All that is wanted is a word-for-word copy of the data from its first line to the line containing "Answer: 460984/290505 ≈ 1.5868", both included.

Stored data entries
::::
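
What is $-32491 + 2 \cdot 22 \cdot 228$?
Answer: $-22459$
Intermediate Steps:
$-32491 + 2 \cdot 22 \cdot 228 = -32491 + 44 \cdot 228 = -32491 + 10032 = -22459$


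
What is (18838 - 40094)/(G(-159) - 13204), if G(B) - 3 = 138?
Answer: 21256/13063 ≈ 1.6272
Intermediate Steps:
G(B) = 141 (G(B) = 3 + 138 = 141)
(18838 - 40094)/(G(-159) - 13204) = (18838 - 40094)/(141 - 13204) = -21256/(-13063) = -21256*(-1/13063) = 21256/13063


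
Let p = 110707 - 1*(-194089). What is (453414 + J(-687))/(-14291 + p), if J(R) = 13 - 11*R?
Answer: 460984/290505 ≈ 1.5868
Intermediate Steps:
p = 304796 (p = 110707 + 194089 = 304796)
(453414 + J(-687))/(-14291 + p) = (453414 + (13 - 11*(-687)))/(-14291 + 304796) = (453414 + (13 + 7557))/290505 = (453414 + 7570)*(1/290505) = 460984*(1/290505) = 460984/290505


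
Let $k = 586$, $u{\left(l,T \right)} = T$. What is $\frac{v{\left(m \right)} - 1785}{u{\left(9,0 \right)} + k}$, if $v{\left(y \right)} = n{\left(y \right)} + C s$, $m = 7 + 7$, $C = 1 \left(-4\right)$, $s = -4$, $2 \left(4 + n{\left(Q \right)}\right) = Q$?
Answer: $- \frac{883}{293} \approx -3.0137$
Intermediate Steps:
$n{\left(Q \right)} = -4 + \frac{Q}{2}$
$C = -4$
$m = 14$
$v{\left(y \right)} = 12 + \frac{y}{2}$ ($v{\left(y \right)} = \left(-4 + \frac{y}{2}\right) - -16 = \left(-4 + \frac{y}{2}\right) + 16 = 12 + \frac{y}{2}$)
$\frac{v{\left(m \right)} - 1785}{u{\left(9,0 \right)} + k} = \frac{\left(12 + \frac{1}{2} \cdot 14\right) - 1785}{0 + 586} = \frac{\left(12 + 7\right) - 1785}{586} = \left(19 - 1785\right) \frac{1}{586} = \left(-1766\right) \frac{1}{586} = - \frac{883}{293}$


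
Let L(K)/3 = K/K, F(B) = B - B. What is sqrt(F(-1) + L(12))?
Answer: sqrt(3) ≈ 1.7320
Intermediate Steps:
F(B) = 0
L(K) = 3 (L(K) = 3*(K/K) = 3*1 = 3)
sqrt(F(-1) + L(12)) = sqrt(0 + 3) = sqrt(3)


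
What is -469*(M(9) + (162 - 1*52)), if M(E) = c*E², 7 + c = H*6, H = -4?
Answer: 1126069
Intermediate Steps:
c = -31 (c = -7 - 4*6 = -7 - 24 = -31)
M(E) = -31*E²
-469*(M(9) + (162 - 1*52)) = -469*(-31*9² + (162 - 1*52)) = -469*(-31*81 + (162 - 52)) = -469*(-2511 + 110) = -469*(-2401) = 1126069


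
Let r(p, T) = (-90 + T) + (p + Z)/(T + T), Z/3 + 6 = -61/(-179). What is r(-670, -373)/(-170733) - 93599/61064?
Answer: -1065081984088153/696088700004504 ≈ -1.5301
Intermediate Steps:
Z = -3039/179 (Z = -18 + 3*(-61/(-179)) = -18 + 3*(-61*(-1/179)) = -18 + 3*(61/179) = -18 + 183/179 = -3039/179 ≈ -16.978)
r(p, T) = -90 + T + (-3039/179 + p)/(2*T) (r(p, T) = (-90 + T) + (p - 3039/179)/(T + T) = (-90 + T) + (-3039/179 + p)/((2*T)) = (-90 + T) + (-3039/179 + p)*(1/(2*T)) = (-90 + T) + (-3039/179 + p)/(2*T) = -90 + T + (-3039/179 + p)/(2*T))
r(-670, -373)/(-170733) - 93599/61064 = ((-3039/358 + (1/2)*(-670) - 373*(-90 - 373))/(-373))/(-170733) - 93599/61064 = -(-3039/358 - 335 - 373*(-463))/373*(-1/170733) - 93599*1/61064 = -(-3039/358 - 335 + 172699)/373*(-1/170733) - 93599/61064 = -1/373*61703273/358*(-1/170733) - 93599/61064 = -61703273/133534*(-1/170733) - 93599/61064 = 61703273/22798660422 - 93599/61064 = -1065081984088153/696088700004504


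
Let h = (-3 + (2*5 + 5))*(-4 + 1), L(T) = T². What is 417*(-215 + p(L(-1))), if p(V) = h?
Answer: -104667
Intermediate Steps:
h = -36 (h = (-3 + (10 + 5))*(-3) = (-3 + 15)*(-3) = 12*(-3) = -36)
p(V) = -36
417*(-215 + p(L(-1))) = 417*(-215 - 36) = 417*(-251) = -104667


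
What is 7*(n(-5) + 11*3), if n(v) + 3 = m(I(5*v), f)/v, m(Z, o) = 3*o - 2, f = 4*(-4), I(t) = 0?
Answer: 280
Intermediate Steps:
f = -16
m(Z, o) = -2 + 3*o
n(v) = -3 - 50/v (n(v) = -3 + (-2 + 3*(-16))/v = -3 + (-2 - 48)/v = -3 - 50/v)
7*(n(-5) + 11*3) = 7*((-3 - 50/(-5)) + 11*3) = 7*((-3 - 50*(-⅕)) + 33) = 7*((-3 + 10) + 33) = 7*(7 + 33) = 7*40 = 280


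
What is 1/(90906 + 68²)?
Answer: 1/95530 ≈ 1.0468e-5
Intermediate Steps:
1/(90906 + 68²) = 1/(90906 + 4624) = 1/95530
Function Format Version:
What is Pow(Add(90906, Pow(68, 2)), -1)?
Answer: Rational(1, 95530) ≈ 1.0468e-5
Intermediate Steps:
Pow(Add(90906, Pow(68, 2)), -1) = Pow(Add(90906, 4624), -1) = Pow(95530, -1) = Rational(1, 95530)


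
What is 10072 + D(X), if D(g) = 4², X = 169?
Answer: 10088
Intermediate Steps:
D(g) = 16
10072 + D(X) = 10072 + 16 = 10088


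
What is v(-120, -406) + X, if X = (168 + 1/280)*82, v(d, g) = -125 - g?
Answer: 1968021/140 ≈ 14057.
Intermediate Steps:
X = 1928681/140 (X = (168 + 1/280)*82 = (47041/280)*82 = 1928681/140 ≈ 13776.)
v(-120, -406) + X = (-125 - 1*(-406)) + 1928681/140 = (-125 + 406) + 1928681/140 = 281 + 1928681/140 = 1968021/140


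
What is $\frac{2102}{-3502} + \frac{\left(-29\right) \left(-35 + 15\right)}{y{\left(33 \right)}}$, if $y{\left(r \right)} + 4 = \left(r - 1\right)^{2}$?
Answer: $- \frac{166}{5253} \approx -0.031601$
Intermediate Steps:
$y{\left(r \right)} = -4 + \left(-1 + r\right)^{2}$ ($y{\left(r \right)} = -4 + \left(r - 1\right)^{2} = -4 + \left(-1 + r\right)^{2}$)
$\frac{2102}{-3502} + \frac{\left(-29\right) \left(-35 + 15\right)}{y{\left(33 \right)}} = \frac{2102}{-3502} + \frac{\left(-29\right) \left(-35 + 15\right)}{-4 + \left(-1 + 33\right)^{2}} = 2102 \left(- \frac{1}{3502}\right) + \frac{\left(-29\right) \left(-20\right)}{-4 + 32^{2}} = - \frac{1051}{1751} + \frac{580}{-4 + 1024} = - \frac{1051}{1751} + \frac{580}{1020} = - \frac{1051}{1751} + 580 \cdot \frac{1}{1020} = - \frac{1051}{1751} + \frac{29}{51} = - \frac{166}{5253}$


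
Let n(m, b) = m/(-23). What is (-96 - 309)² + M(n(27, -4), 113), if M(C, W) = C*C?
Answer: 86769954/529 ≈ 1.6403e+5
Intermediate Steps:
n(m, b) = -m/23 (n(m, b) = m*(-1/23) = -m/23)
M(C, W) = C²
(-96 - 309)² + M(n(27, -4), 113) = (-96 - 309)² + (-1/23*27)² = (-405)² + (-27/23)² = 164025 + 729/529 = 86769954/529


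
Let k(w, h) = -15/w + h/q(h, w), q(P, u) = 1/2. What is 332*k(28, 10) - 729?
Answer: 40132/7 ≈ 5733.1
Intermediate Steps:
q(P, u) = 1/2
k(w, h) = -15/w + 2*h (k(w, h) = -15/w + h/(1/2) = -15/w + h*2 = -15/w + 2*h)
332*k(28, 10) - 729 = 332*(-15/28 + 2*10) - 729 = 332*(-15*1/28 + 20) - 729 = 332*(-15/28 + 20) - 729 = 332*(545/28) - 729 = 45235/7 - 729 = 40132/7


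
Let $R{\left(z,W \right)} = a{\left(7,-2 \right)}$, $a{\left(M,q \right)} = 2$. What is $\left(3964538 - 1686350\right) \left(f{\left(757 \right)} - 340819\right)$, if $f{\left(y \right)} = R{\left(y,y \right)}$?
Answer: $-776445199596$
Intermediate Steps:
$R{\left(z,W \right)} = 2$
$f{\left(y \right)} = 2$
$\left(3964538 - 1686350\right) \left(f{\left(757 \right)} - 340819\right) = \left(3964538 - 1686350\right) \left(2 - 340819\right) = 2278188 \left(-340817\right) = -776445199596$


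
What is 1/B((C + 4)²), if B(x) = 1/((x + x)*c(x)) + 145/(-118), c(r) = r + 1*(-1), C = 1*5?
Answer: -764640/939541 ≈ -0.81384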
::::
Answer to the exercise
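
What is $-32491 + 2 \cdot 22 \cdot 228$?
Answer: $-22459$
Intermediate Steps:
$-32491 + 2 \cdot 22 \cdot 228 = -32491 + 44 \cdot 228 = -32491 + 10032 = -22459$


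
What is (18838 - 40094)/(G(-159) - 13204), if G(B) - 3 = 138?
Answer: 21256/13063 ≈ 1.6272
Intermediate Steps:
G(B) = 141 (G(B) = 3 + 138 = 141)
(18838 - 40094)/(G(-159) - 13204) = (18838 - 40094)/(141 - 13204) = -21256/(-13063) = -21256*(-1/13063) = 21256/13063


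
Let p = 110707 - 1*(-194089). What is (453414 + J(-687))/(-14291 + p), if J(R) = 13 - 11*R?
Answer: 460984/290505 ≈ 1.5868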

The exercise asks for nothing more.